- _Problem statement_
Pull every line containing "quantities" from the entries.

- _Excerpted data_
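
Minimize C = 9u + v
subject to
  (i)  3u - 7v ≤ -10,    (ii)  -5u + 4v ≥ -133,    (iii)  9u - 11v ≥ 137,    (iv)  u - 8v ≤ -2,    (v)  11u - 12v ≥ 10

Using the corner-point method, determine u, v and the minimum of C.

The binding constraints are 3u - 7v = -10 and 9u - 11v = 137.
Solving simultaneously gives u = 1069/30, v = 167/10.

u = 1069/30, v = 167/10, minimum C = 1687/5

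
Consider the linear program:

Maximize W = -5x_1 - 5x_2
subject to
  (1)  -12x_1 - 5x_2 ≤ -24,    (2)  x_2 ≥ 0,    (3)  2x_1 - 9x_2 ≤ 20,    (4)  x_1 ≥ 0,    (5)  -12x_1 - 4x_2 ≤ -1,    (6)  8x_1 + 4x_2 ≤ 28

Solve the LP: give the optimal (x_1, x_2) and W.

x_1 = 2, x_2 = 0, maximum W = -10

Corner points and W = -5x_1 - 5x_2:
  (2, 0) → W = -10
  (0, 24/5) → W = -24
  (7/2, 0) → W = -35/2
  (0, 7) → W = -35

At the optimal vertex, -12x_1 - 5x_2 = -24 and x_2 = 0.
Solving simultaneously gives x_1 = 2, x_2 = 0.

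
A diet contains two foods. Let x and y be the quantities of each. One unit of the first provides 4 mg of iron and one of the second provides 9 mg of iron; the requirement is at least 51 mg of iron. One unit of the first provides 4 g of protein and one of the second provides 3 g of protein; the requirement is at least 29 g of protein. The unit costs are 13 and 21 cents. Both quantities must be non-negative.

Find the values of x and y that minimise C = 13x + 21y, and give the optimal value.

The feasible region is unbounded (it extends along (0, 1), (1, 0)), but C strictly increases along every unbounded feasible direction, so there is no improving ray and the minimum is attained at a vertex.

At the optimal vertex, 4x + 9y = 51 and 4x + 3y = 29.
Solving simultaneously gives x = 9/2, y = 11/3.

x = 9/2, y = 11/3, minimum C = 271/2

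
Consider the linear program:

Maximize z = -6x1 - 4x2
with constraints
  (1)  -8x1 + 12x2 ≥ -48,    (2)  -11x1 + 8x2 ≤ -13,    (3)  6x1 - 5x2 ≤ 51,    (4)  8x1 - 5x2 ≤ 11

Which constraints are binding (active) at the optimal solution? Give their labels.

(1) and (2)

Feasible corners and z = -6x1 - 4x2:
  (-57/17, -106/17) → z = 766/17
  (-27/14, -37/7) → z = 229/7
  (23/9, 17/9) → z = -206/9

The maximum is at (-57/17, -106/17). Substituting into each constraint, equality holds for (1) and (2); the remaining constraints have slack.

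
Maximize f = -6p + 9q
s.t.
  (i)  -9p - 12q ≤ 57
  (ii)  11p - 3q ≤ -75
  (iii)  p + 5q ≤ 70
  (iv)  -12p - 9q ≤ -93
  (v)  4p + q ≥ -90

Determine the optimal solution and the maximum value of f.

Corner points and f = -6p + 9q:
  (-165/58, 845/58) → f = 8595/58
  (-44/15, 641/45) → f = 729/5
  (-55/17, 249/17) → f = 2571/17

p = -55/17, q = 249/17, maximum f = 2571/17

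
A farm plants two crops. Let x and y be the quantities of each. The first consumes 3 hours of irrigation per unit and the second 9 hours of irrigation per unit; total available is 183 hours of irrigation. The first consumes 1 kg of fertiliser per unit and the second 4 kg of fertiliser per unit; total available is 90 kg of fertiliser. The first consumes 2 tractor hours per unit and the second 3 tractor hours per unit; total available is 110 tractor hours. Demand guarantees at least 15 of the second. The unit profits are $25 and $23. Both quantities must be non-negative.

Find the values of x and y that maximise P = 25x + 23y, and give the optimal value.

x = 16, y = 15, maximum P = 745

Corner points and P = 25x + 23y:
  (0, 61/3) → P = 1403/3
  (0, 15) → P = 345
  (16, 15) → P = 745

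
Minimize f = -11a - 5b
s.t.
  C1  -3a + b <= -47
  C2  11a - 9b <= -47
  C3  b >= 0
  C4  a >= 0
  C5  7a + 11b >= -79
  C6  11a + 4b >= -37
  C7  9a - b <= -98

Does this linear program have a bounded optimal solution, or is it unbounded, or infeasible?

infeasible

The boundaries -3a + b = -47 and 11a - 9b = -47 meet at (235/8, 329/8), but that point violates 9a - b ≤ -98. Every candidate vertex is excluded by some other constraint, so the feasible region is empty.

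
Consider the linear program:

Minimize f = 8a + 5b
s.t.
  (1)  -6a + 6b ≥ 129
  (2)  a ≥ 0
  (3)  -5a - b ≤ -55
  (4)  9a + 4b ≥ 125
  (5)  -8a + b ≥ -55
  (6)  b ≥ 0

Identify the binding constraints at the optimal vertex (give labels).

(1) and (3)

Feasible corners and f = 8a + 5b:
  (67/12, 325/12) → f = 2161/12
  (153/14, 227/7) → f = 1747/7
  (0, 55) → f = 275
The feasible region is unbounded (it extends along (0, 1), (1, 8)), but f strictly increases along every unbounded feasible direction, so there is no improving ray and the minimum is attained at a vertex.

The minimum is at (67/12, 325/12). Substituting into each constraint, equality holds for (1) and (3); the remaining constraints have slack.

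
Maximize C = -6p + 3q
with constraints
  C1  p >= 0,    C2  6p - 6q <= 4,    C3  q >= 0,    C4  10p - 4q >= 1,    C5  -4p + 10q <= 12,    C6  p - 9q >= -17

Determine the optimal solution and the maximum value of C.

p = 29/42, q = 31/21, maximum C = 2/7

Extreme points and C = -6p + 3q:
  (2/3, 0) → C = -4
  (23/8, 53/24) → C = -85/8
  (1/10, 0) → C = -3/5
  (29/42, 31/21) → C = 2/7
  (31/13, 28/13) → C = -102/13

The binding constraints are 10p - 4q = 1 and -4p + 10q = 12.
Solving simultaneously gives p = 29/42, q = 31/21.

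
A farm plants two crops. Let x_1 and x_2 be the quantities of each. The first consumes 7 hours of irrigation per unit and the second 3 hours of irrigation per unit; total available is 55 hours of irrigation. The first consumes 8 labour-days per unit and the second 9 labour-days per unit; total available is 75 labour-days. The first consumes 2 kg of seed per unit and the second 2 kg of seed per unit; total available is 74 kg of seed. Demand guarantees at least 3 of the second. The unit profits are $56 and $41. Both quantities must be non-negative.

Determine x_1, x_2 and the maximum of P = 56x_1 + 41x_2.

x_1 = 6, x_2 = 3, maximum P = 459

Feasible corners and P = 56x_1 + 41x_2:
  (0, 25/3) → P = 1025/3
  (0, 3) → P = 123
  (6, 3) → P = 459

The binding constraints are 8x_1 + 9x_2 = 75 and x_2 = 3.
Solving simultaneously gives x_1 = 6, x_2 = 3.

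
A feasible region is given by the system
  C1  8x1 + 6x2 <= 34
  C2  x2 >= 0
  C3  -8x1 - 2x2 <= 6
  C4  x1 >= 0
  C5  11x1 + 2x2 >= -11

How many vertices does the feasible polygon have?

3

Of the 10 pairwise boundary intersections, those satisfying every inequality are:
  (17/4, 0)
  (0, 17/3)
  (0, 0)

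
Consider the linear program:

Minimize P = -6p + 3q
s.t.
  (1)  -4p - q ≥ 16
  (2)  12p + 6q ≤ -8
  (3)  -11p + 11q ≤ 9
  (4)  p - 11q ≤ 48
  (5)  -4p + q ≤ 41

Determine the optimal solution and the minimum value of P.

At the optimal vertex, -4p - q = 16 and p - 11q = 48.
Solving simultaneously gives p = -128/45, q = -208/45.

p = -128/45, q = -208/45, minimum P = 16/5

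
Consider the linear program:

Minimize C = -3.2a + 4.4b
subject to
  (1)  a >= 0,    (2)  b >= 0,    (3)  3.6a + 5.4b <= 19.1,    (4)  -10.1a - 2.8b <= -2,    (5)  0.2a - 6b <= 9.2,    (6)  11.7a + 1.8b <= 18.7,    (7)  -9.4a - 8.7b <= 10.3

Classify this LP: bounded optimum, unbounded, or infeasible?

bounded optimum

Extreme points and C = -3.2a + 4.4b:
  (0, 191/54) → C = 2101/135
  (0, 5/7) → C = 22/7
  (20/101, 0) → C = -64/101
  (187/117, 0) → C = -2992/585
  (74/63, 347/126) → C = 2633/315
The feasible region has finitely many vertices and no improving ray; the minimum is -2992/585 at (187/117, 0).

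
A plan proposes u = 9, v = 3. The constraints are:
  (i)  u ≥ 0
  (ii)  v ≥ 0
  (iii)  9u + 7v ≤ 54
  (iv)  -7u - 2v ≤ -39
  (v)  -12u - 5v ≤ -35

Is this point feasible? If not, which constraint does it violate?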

==

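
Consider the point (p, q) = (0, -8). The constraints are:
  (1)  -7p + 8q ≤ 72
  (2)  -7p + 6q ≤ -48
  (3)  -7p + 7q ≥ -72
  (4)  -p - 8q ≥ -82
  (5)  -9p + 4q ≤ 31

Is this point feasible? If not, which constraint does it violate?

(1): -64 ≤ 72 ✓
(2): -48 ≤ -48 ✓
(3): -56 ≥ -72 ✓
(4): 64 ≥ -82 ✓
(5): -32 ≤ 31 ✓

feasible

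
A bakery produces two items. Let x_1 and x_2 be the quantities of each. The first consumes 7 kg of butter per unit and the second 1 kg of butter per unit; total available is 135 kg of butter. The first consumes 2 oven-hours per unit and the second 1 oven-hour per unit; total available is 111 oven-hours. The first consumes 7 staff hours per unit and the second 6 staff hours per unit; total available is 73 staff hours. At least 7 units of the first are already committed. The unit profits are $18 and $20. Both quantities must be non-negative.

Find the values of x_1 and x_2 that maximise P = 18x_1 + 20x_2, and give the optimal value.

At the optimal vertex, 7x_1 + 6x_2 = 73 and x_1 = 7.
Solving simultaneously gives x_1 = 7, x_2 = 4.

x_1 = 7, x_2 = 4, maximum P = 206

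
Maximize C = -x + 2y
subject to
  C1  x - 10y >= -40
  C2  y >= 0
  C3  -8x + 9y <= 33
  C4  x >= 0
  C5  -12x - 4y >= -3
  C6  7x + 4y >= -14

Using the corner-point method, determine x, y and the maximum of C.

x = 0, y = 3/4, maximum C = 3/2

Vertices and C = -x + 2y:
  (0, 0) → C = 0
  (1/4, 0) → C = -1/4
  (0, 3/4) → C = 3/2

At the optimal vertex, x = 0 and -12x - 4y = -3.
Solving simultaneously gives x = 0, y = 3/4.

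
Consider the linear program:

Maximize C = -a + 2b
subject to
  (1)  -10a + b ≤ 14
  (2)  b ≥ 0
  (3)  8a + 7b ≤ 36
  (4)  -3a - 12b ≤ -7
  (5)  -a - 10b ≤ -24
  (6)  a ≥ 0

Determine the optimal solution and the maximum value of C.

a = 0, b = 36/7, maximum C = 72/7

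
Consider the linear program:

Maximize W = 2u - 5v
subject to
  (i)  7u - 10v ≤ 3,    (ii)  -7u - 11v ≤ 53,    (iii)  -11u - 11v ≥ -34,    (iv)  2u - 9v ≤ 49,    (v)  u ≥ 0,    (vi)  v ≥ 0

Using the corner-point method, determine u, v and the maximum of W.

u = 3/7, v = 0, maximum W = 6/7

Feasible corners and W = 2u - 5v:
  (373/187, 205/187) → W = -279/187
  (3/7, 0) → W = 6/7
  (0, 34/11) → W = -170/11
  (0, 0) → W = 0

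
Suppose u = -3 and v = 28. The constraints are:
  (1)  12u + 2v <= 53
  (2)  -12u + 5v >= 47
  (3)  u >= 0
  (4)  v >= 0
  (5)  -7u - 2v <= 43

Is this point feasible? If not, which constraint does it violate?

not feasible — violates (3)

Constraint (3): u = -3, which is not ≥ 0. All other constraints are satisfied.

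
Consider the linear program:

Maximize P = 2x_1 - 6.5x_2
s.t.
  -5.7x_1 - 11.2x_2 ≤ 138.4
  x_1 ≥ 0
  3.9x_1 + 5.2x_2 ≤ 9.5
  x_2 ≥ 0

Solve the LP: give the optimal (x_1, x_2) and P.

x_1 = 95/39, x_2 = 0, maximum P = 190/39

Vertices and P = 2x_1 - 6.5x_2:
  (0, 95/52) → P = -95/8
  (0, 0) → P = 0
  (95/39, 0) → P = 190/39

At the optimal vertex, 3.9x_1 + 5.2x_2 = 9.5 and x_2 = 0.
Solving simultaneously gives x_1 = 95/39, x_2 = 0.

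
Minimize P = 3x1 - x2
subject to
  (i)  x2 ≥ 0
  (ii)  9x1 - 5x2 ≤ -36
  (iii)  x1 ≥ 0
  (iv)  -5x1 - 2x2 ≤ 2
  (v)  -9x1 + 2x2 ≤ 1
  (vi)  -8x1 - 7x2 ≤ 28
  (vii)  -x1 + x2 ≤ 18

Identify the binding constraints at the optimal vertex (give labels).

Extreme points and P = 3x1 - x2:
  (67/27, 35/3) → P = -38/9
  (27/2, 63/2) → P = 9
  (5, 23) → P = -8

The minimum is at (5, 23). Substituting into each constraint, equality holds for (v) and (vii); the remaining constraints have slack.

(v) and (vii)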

* * *

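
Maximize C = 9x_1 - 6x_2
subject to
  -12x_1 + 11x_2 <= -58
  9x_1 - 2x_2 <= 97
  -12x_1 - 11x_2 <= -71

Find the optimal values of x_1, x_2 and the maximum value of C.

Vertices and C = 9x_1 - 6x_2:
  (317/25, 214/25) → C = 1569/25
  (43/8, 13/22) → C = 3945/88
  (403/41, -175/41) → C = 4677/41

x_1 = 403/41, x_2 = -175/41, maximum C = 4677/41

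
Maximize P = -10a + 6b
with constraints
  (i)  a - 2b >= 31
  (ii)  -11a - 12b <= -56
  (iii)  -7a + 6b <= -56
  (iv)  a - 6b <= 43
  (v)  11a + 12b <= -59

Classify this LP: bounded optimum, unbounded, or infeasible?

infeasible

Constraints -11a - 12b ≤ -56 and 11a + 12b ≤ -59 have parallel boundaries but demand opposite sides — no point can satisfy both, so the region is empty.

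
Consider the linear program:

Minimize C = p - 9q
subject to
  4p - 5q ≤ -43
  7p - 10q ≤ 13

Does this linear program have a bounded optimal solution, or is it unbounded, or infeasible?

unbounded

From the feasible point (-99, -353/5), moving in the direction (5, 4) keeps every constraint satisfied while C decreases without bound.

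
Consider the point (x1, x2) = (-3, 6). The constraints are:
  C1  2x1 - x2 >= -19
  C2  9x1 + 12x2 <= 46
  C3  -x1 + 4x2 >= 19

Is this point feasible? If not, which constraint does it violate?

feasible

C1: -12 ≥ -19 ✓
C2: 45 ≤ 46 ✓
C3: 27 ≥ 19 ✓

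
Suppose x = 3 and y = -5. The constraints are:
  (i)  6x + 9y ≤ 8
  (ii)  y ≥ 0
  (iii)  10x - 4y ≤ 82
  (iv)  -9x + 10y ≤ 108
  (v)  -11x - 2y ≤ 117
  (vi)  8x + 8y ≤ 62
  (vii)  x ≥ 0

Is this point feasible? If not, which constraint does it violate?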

- _Solution to this problem_
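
A diet contains two foods. Let x and y be the quantities of each. One unit of the first provides 4 mg of iron and one of the second provides 9 mg of iron; the requirement is at least 51 mg of iron. One unit of the first provides 4 g of protein and one of the second provides 3 g of protein; the requirement is at least 29 g of protein. The unit costs are 13 and 21 cents. Both quantities must be non-negative.
A farm plants two crops. Let x and y be the quantities of each. The first consumes 3 hours of irrigation per unit and the second 9 hours of irrigation per unit; total available is 183 hours of irrigation. The first consumes 1 kg of fertiliser per unit and the second 4 kg of fertiliser per unit; total available is 90 kg of fertiliser. The first consumes 2 tractor hours per unit and the second 3 tractor hours per unit; total available is 110 tractor hours. Demand guarantees at least 15 of the second. The unit profits are $25 and $23. Both quantities must be non-negative.
A farm plants two crops. Let x_1 and x_2 be the quantities of each. The first consumes 7 hours of irrigation per unit and the second 3 hours of irrigation per unit; total available is 55 hours of irrigation. The first consumes 8 labour-days per unit and the second 9 labour-days per unit; total available is 75 labour-days. The first consumes 2 kg of seed per unit and the second 2 kg of seed per unit; total available is 74 kg of seed. Demand guarantees at least 3 of the second. The unit profits are $56 and $41. Both quantities must be non-negative.
A bakery produces two items. Let x_1 and x_2 be the quantities of each. The first consumes 7 kg of butter per unit and the second 1 kg of butter per unit; total available is 135 kg of butter. The first consumes 2 oven-hours per unit and the second 1 oven-hour per unit; total available is 111 oven-hours. The first consumes 7 staff hours per unit and the second 6 staff hours per unit; total available is 73 staff hours. At least 7 units of the first are already committed. The unit profits are $18 and $20. Both quantities must be non-negative.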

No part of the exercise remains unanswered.